■ AVAILABLE DATA
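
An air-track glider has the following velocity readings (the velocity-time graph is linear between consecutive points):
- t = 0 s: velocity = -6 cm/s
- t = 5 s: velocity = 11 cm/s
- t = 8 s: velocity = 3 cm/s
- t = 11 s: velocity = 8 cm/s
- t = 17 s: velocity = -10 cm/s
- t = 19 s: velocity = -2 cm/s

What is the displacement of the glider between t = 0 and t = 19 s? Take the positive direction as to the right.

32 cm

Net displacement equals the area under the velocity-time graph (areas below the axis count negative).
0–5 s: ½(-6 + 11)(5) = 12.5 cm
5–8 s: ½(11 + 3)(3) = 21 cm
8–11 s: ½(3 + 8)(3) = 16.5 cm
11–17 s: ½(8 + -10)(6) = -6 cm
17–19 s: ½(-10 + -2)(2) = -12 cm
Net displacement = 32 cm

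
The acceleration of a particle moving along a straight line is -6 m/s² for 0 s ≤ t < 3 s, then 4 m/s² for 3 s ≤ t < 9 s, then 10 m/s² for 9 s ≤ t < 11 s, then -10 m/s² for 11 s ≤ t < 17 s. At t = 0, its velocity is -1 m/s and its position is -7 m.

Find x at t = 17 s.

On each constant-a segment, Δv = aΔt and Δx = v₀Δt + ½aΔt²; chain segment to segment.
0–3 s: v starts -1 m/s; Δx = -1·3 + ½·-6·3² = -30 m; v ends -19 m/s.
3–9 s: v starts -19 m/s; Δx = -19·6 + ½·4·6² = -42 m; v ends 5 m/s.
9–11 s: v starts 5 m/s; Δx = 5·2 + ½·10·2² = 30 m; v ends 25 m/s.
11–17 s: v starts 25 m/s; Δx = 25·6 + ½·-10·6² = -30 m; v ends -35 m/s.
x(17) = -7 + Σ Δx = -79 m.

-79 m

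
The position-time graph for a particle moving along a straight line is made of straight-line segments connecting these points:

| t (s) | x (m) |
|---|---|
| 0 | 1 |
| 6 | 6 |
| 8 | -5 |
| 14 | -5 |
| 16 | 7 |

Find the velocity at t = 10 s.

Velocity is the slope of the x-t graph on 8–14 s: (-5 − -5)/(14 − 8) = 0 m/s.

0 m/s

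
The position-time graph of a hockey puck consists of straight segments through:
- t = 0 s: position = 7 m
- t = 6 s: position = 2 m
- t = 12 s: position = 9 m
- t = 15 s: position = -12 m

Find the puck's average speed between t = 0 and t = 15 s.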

■ TASK GOAL
Which of the lines above include the word "segments"? Copy each of them.

■ TASK ANSWER
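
The position-time graph for a particle moving along a straight line is made of straight-line segments connecting these points:
The position-time graph of a hockey puck consists of straight segments through: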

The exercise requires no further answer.